→ INPUT DATA
+===+
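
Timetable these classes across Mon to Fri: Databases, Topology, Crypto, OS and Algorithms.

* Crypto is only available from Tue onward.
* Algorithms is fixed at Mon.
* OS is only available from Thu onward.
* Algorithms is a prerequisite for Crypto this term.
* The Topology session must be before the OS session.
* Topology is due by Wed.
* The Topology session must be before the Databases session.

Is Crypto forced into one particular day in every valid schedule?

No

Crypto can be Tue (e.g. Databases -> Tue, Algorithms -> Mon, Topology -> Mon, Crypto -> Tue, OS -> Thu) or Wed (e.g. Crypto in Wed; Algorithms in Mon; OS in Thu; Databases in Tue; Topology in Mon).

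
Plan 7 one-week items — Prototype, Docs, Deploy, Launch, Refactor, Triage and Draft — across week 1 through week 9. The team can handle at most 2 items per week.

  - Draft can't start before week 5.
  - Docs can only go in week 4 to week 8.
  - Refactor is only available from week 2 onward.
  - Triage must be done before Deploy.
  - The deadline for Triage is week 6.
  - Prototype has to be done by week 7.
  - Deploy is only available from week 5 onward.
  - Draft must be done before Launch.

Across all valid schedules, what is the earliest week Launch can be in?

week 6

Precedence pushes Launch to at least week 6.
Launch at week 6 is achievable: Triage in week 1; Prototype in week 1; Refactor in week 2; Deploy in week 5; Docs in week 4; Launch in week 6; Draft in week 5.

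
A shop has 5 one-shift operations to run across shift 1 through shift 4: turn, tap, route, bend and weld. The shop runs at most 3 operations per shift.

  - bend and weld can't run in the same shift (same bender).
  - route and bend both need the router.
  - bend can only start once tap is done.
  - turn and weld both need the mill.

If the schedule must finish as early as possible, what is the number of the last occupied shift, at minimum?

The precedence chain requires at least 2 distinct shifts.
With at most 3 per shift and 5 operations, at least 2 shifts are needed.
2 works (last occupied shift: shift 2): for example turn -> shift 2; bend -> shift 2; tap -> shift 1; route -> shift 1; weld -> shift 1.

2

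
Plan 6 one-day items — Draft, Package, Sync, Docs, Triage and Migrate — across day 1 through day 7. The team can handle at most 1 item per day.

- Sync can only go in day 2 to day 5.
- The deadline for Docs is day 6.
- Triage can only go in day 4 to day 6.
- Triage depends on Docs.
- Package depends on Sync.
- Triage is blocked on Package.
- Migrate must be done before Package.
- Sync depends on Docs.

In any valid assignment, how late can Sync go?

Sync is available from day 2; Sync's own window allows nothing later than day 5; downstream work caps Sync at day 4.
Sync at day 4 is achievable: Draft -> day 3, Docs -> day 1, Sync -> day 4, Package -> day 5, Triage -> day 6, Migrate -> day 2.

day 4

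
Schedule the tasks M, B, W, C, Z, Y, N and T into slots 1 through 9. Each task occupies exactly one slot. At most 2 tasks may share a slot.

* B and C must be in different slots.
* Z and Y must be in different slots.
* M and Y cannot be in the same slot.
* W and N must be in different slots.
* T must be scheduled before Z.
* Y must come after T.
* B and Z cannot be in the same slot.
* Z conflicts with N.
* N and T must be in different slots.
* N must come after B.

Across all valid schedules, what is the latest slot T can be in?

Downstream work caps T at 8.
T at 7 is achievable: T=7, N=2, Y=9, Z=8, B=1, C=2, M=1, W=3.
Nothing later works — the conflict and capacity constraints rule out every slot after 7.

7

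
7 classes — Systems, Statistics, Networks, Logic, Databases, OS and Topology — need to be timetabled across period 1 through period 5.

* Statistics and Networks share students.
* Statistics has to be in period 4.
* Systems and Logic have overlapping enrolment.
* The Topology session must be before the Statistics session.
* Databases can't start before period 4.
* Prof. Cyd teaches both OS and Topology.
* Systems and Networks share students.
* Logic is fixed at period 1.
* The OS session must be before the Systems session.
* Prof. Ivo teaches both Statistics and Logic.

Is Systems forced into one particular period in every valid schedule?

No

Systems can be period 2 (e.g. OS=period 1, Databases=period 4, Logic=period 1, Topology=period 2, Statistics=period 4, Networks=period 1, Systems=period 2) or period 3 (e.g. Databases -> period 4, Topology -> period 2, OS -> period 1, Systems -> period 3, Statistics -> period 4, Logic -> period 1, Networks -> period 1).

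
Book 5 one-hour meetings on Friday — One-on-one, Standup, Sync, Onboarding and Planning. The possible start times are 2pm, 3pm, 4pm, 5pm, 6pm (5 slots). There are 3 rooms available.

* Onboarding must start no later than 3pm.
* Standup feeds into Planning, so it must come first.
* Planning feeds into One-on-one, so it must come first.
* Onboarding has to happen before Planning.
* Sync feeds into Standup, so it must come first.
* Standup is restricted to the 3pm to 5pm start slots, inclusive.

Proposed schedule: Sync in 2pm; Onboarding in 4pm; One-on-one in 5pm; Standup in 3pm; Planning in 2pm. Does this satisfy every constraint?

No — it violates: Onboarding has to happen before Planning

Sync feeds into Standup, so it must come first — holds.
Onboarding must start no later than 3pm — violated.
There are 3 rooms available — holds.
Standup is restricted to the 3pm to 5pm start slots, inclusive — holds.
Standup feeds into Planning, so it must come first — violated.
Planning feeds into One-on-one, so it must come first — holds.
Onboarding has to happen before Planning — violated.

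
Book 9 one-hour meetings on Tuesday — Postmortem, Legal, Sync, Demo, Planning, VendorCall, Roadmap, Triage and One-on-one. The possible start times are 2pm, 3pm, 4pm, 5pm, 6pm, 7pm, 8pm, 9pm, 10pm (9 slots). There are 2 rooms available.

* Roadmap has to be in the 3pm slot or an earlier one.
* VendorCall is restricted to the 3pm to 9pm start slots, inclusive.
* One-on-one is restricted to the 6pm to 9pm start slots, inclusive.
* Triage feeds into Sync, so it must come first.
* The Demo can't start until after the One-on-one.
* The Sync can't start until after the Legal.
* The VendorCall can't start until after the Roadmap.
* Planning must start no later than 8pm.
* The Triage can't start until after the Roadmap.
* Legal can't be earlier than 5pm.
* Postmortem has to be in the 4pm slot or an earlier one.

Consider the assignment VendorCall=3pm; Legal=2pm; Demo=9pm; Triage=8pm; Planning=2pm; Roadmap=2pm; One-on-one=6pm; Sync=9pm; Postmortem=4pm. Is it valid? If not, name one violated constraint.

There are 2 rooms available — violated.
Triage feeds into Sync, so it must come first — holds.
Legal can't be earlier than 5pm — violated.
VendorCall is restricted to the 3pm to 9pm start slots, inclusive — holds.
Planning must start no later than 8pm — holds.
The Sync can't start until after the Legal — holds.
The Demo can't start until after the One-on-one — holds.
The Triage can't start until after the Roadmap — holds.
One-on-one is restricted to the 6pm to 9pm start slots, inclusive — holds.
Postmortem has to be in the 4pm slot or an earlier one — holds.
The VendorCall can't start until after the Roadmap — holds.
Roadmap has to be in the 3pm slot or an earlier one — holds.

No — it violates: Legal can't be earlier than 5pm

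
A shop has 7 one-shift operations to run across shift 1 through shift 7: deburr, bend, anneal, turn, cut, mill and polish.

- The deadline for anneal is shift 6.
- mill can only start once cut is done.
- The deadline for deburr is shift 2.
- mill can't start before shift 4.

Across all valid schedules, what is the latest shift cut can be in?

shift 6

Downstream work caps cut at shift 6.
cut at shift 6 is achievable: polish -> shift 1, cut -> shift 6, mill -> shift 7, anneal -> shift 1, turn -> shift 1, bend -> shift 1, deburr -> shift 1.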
+===+
→ THE TASK
In the material above, find the line containing "Z cannot be in the same slot." and the line containing "OS and Topology.", then write out exactly those two lines and every line between them, and nothing more.

→ WRITTEN RESPONSE
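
* B and Z cannot be in the same slot.
* Z conflicts with N.
* N and T must be in different slots.
* N must come after B.

Across all valid schedules, what is the latest slot T can be in?

Downstream work caps T at 8.
T at 7 is achievable: T=7, N=2, Y=9, Z=8, B=1, C=2, M=1, W=3.
Nothing later works — the conflict and capacity constraints rule out every slot after 7.

7

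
7 classes — Systems, Statistics, Networks, Logic, Databases, OS and Topology — need to be timetabled across period 1 through period 5.

* Statistics and Networks share students.
* Statistics has to be in period 4.
* Systems and Logic have overlapping enrolment.
* The Topology session must be before the Statistics session.
* Databases can't start before period 4.
* Prof. Cyd teaches both OS and Topology.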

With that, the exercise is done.